## [Problem details]
Transcribe the data that follows precisely, omitting nothing.

[Saved data entries]
────────────────────

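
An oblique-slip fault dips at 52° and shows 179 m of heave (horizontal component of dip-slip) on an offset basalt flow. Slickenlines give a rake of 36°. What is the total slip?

dip-slip = heave / cos(dip) = 179 / cos(52°) = 290.7 m
net slip = dip-slip / sin(rake) = 290.7 / sin(36°) = 495 m

495 m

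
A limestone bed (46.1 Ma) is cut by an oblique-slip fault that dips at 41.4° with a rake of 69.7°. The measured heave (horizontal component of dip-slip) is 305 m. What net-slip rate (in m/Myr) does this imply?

dip-slip = heave / cos(dip) = 305 / cos(41.4°) = 406.6 m
net slip = dip-slip / sin(rake) = 406.6 / sin(69.7°) = 433.5 m
rate = 433.5 m / 46.1 Ma = 0.00000940 m/yr = 9.40 m/Myr

9.40 m/Myr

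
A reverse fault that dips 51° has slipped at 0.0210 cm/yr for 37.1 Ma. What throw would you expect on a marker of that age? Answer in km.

dip-slip = rate × time = 0.0210 cm/yr × 37.1 Ma = 7791 m
throw = dip-slip × sin(dip) = 7791 × sin(51°) = 6050 m = 6.05 km

6.05 km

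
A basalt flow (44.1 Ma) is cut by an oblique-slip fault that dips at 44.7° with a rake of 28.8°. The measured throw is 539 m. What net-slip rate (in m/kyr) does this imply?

0.0361 m/kyr

dip-slip = throw / sin(dip) = 539 / sin(44.7°) = 766.3 m
net slip = dip-slip / sin(rake) = 766.3 / sin(28.8°) = 1591 m
rate = 1591 m / 44.1 Ma = 0.0000361 m/yr = 0.0361 m/kyr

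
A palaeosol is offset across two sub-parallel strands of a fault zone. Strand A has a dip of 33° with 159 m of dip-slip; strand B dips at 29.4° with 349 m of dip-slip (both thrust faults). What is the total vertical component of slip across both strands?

throw_A = 159 × sin(33°) = 86.60 m
throw_B = 349 × sin(29.4°) = 171.3 m
total = 86.60 + 171.3 = 258 m

258 m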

────────────────────

## [Solution to this task]
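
An oblique-slip fault dips at 52° and shows 179 m of heave (horizontal component of dip-slip) on an offset basalt flow. Slickenlines give a rake of 36°. What is the total slip?

dip-slip = heave / cos(dip) = 179 / cos(52°) = 290.7 m
net slip = dip-slip / sin(rake) = 290.7 / sin(36°) = 495 m

495 m

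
A limestone bed (46.1 Ma) is cut by an oblique-slip fault that dips at 41.4° with a rake of 69.7°. The measured heave (horizontal component of dip-slip) is 305 m. What net-slip rate (in m/Myr) does this imply?

dip-slip = heave / cos(dip) = 305 / cos(41.4°) = 406.6 m
net slip = dip-slip / sin(rake) = 406.6 / sin(69.7°) = 433.5 m
rate = 433.5 m / 46.1 Ma = 0.00000940 m/yr = 9.40 m/Myr

9.40 m/Myr

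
A reverse fault that dips 51° has slipped at 0.0210 cm/yr for 37.1 Ma. What throw would you expect on a marker of that age? Answer in km.

dip-slip = rate × time = 0.0210 cm/yr × 37.1 Ma = 7791 m
throw = dip-slip × sin(dip) = 7791 × sin(51°) = 6050 m = 6.05 km

6.05 km

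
A basalt flow (44.1 Ma) is cut by an oblique-slip fault that dips at 44.7° with a rake of 28.8°. The measured throw is 539 m. What net-slip rate (in m/kyr) does this imply?

0.0361 m/kyr

dip-slip = throw / sin(dip) = 539 / sin(44.7°) = 766.3 m
net slip = dip-slip / sin(rake) = 766.3 / sin(28.8°) = 1591 m
rate = 1591 m / 44.1 Ma = 0.0000361 m/yr = 0.0361 m/kyr

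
A palaeosol is offset across two sub-parallel strands of a fault zone. Strand A has a dip of 33° with 159 m of dip-slip; strand B dips at 29.4° with 349 m of dip-slip (both thrust faults). What is the total vertical component of slip across both strands?

throw_A = 159 × sin(33°) = 86.60 m
throw_B = 349 × sin(29.4°) = 171.3 m
total = 86.60 + 171.3 = 258 m

258 m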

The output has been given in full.